Saved entries:
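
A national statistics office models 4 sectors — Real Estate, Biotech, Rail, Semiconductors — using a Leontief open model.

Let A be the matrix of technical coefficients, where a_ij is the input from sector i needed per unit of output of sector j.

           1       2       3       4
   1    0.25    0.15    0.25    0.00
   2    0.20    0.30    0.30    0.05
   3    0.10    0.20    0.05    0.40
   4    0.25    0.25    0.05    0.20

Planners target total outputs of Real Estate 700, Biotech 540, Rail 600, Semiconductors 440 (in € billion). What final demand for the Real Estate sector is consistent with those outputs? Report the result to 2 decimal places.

d_1 = 294.00

I − A =
  [   0.75    -0.15    -0.25     0.00]
  [  -0.20     0.70    -0.30    -0.05]
  [  -0.10    -0.20     0.95    -0.40]
  [  -0.25    -0.25    -0.05     0.80]
d = (I − A) x:
  d_1 = (+0.75)·700 + (-0.15)·540 + (-0.25)·600 + (+0.00)·440 = 294.00
  d_2 = (-0.20)·700 + (+0.70)·540 + (-0.30)·600 + (-0.05)·440 = 36.00
  d_3 = (-0.10)·700 + (-0.20)·540 + (+0.95)·600 + (-0.40)·440 = 216.00
  d_4 = (-0.25)·700 + (-0.25)·540 + (-0.05)·600 + (+0.80)·440 = 12.00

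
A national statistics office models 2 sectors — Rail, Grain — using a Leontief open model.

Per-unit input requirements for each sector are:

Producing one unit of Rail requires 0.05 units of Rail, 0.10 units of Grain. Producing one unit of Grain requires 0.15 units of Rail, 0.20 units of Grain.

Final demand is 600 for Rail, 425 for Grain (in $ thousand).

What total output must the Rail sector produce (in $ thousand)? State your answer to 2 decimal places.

x_1 = 729.87

I − A =
  [   0.95    -0.15]
  [  -0.10     0.80]
det(I−A) = (0.95)(0.80) − (-0.15)(-0.10) = 0.7450
adj(I−A) = [[0.80, 0.15], [0.10, 0.95]]
(I − A)⁻¹ = adj(I−A) / det(I−A) ≈
  [   1.0738     0.2013]
  [   0.1342     1.2752]
x = (I − A)⁻¹ d = adj(I−A)·d / det(I−A), with det(I−A) = 0.7450:
  x_1 = (0.80·600 + 0.15·425) / 0.7450 = 543.75 / 0.7450 ≈ 729.87
  x_2 = (0.10·600 + 0.95·425) / 0.7450 = 463.75 / 0.7450 ≈ 622.48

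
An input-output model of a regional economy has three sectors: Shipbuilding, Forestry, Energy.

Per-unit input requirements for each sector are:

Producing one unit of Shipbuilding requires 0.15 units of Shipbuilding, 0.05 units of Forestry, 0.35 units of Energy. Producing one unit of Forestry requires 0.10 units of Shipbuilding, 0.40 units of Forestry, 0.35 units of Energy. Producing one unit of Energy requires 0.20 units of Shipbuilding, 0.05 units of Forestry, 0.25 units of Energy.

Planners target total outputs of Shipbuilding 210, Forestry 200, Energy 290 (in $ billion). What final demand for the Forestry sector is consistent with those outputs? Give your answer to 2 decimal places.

I − A =
  [   0.85    -0.10    -0.20]
  [  -0.05     0.60    -0.05]
  [  -0.35    -0.35     0.75]
d = (I − A) x:
  d_1 = (+0.85)·210 + (-0.10)·200 + (-0.20)·290 = 100.50
  d_2 = (-0.05)·210 + (+0.60)·200 + (-0.05)·290 = 95.00
  d_3 = (-0.35)·210 + (-0.35)·200 + (+0.75)·290 = 74.00

d_2 = 95.00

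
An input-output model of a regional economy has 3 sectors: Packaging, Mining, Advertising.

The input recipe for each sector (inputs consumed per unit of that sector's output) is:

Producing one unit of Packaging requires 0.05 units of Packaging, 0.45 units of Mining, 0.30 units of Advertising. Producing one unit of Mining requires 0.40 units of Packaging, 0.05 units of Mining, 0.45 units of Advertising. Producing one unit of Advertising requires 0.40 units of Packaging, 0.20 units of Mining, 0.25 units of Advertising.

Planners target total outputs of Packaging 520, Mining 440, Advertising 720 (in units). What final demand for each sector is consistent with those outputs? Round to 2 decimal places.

I − A =
  [   0.95    -0.40    -0.40]
  [  -0.45     0.95    -0.20]
  [  -0.30    -0.45     0.75]
d = (I − A) x:
  d_P = (+0.95)·520 + (-0.40)·440 + (-0.40)·720 = 30.00
  d_M = (-0.45)·520 + (+0.95)·440 + (-0.20)·720 = 40.00
  d_A = (-0.30)·520 + (-0.45)·440 + (+0.75)·720 = 186.00

d_P = 30.00, d_M = 40.00, d_A = 186.00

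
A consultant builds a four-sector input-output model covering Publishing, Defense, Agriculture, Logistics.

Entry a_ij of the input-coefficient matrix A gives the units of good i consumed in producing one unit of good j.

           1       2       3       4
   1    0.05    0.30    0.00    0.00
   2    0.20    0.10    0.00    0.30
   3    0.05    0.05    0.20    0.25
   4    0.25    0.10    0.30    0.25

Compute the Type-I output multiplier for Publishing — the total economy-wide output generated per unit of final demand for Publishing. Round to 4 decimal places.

I − A =
  [   0.95    -0.30     0.00     0.00]
  [  -0.20     0.90     0.00    -0.30]
  [  -0.05    -0.05     0.80    -0.25]
  [  -0.25    -0.10    -0.30     0.75]
Compute the cofactors C_ij = (−1)^(i+j)·(3×3 minor ij) of I−A; the adjugate is their transpose:
adj(I−A) = Cᵀ =
  [ 0.444000   0.157500   0.027000   0.072000]
  [ 0.169500   0.498750   0.085500   0.228000]
  [ 0.104750   0.089375   0.545250   0.217500]
  [ 0.212500   0.154750   0.238500   0.636000]
det(I−A) = Σ_j (I−A)_1j·C_1j = (0.95)(0.444000) + (-0.30)(0.169500) + (0.00)(0.104750) + (0.00)(0.212500) = 0.37095
(I − A)⁻¹ = adj(I−A) / det(I−A) ≈
  [   1.19693     0.42459     0.07279     0.19410]
  [   0.45693     1.34452     0.23049     0.61464]
  [   0.28238     0.24094     1.46987     0.58633]
  [   0.57285     0.41717     0.64294     1.71452]
The output multiplier for sector j is the column-j sum of the Leontief inverse (I − A)⁻¹ = adj(I−A) / det(I−A).
Column 1 of adj(I−A): (0.444000, 0.169500, 0.104750, 0.212500); det(I−A) = 0.37095.
m_1 = (0.444000 + 0.169500 + 0.104750 + 0.212500) / 0.37095 = 0.93075 / 0.37095 ≈ 2.5091.

m_1 = 2.5091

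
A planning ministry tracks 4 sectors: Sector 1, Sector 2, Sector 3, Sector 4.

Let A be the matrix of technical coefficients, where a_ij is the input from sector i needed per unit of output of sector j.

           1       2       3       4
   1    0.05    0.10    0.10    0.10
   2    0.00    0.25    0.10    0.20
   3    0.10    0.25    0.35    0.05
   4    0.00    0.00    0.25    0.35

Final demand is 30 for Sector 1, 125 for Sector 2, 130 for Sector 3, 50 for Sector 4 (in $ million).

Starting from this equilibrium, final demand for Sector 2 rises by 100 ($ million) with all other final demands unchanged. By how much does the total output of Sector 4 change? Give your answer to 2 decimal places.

I − A =
  [   0.95    -0.10    -0.10    -0.10]
  [   0.00     0.75    -0.10    -0.20]
  [  -0.10    -0.25     0.65    -0.05]
  [   0.00     0.00    -0.25     0.65]
Compute the cofactors C_ij = (−1)^(i+j)·(3×3 minor ij) of I−A; the adjugate is their transpose:
adj(I−A) = Cᵀ =
  [ 0.278750   0.063500   0.079000   0.068500]
  [ 0.011500   0.380500   0.109250   0.127250]
  [ 0.048750   0.160875   0.463125   0.092625]
  [ 0.018750   0.061875   0.178125   0.430875]
det(I−A) = Σ_j (I−A)_1j·C_1j = (0.95)(0.278750) + (-0.10)(0.011500) + (-0.10)(0.048750) + (-0.10)(0.018750) = 0.2569125
(I − A)⁻¹ = adj(I−A) / det(I−A) ≈
  [   1.0850     0.2472     0.3075     0.2666]
  [   0.0448     1.4810     0.4252     0.4953]
  [   0.1898     0.6262     1.8027     0.3605]
  [   0.0730     0.2408     0.6933     1.6771]
Δx = (I − A)⁻¹ Δd with Δd having +100 in the Sector 2 component and 0 elsewhere.
So Δx_4 = L_42 · (+100), where L_42 = adj(I−A)_42 / det(I−A) = 0.061875 / 0.2569125.
Δx_4 = 0.061875 × (+100) / 0.2569125 = 6.1875 / 0.2569125 ≈ 24.08.

Δx_4 = 24.08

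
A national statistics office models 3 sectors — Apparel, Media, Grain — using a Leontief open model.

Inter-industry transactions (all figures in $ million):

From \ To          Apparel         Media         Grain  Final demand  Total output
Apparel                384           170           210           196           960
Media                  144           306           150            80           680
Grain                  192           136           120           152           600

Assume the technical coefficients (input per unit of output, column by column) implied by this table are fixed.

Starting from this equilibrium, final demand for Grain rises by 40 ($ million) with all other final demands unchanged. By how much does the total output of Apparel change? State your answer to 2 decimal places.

Technical coefficients a_ij = z_ij / X_j:
  a_11 = 384/960 = 0.40, a_21 = 144/960 = 0.15, a_31 = 192/960 = 0.20
  a_12 = 170/680 = 0.25, a_22 = 306/680 = 0.45, a_32 = 136/680 = 0.20
  a_13 = 210/600 = 0.35, a_23 = 150/600 = 0.25, a_33 = 120/600 = 0.20
I − A =
  [   0.60    -0.25    -0.35]
  [  -0.15     0.55    -0.25]
  [  -0.20    -0.20     0.80]
Cofactors of I−A, C_ij = (−1)^(i+j)·(minor ij) (rows/columns in the sector order above):
  C_11 = (0.55)(0.80) − (-0.25)(-0.20) = 0.3900
  C_12 = −[(-0.15)(0.80) − (-0.25)(-0.20)] = 0.1700
  C_13 = (-0.15)(-0.20) − (0.55)(-0.20) = 0.1400
  C_21 = −[(-0.25)(0.80) − (-0.35)(-0.20)] = 0.2700
  C_22 = (0.60)(0.80) − (-0.35)(-0.20) = 0.4100
  C_23 = −[(0.60)(-0.20) − (-0.25)(-0.20)] = 0.1700
  C_31 = (-0.25)(-0.25) − (-0.35)(0.55) = 0.2550
  C_32 = −[(0.60)(-0.25) − (-0.35)(-0.15)] = 0.2025
  C_33 = (0.60)(0.55) − (-0.25)(-0.15) = 0.2925
det(I−A) = Σ_j (I−A)_1j·C_1j = (0.60)(0.3900) + (-0.25)(0.1700) + (-0.35)(0.1400) = 0.1425
adj(I−A) = Cᵀ =
  [ 0.3900   0.2700   0.2550]
  [ 0.1700   0.4100   0.2025]
  [ 0.1400   0.1700   0.2925]
(I − A)⁻¹ = adj(I−A) / det(I−A) ≈
  [   2.7368     1.8947     1.7895]
  [   1.1930     2.8772     1.4211]
  [   0.9825     1.1930     2.0526]
Δx = (I − A)⁻¹ Δd with Δd having +40 in the Grain component and 0 elsewhere.
So Δx_1 = L_13 · (+40), where L_13 = adj(I−A)_13 / det(I−A) = 0.2550 / 0.1425.
Δx_1 = 0.2550 × (+40) / 0.1425 = 10.20 / 0.1425 ≈ 71.58.

Δx_1 = 71.58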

## What to produce
Among the records above, only the lines between the line holding "A national statistics office models 2" and the line holding "Producing one unit of Shipbuilding", inclusive, are to be output, exactly as written.

## Your solution
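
A national statistics office models 2 sectors — Rail, Grain — using a Leontief open model.

Per-unit input requirements for each sector are:

Producing one unit of Rail requires 0.05 units of Rail, 0.10 units of Grain. Producing one unit of Grain requires 0.15 units of Rail, 0.20 units of Grain.

Final demand is 600 for Rail, 425 for Grain (in $ thousand).

What total output must the Rail sector produce (in $ thousand)? State your answer to 2 decimal places.

x_1 = 729.87

I − A =
  [   0.95    -0.15]
  [  -0.10     0.80]
det(I−A) = (0.95)(0.80) − (-0.15)(-0.10) = 0.7450
adj(I−A) = [[0.80, 0.15], [0.10, 0.95]]
(I − A)⁻¹ = adj(I−A) / det(I−A) ≈
  [   1.0738     0.2013]
  [   0.1342     1.2752]
x = (I − A)⁻¹ d = adj(I−A)·d / det(I−A), with det(I−A) = 0.7450:
  x_1 = (0.80·600 + 0.15·425) / 0.7450 = 543.75 / 0.7450 ≈ 729.87
  x_2 = (0.10·600 + 0.95·425) / 0.7450 = 463.75 / 0.7450 ≈ 622.48

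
An input-output model of a regional economy has three sectors: Shipbuilding, Forestry, Energy.

Per-unit input requirements for each sector are:

Producing one unit of Shipbuilding requires 0.15 units of Shipbuilding, 0.05 units of Forestry, 0.35 units of Energy. Producing one unit of Forestry requires 0.10 units of Shipbuilding, 0.40 units of Forestry, 0.35 units of Energy. Producing one unit of Energy requires 0.20 units of Shipbuilding, 0.05 units of Forestry, 0.25 units of Energy.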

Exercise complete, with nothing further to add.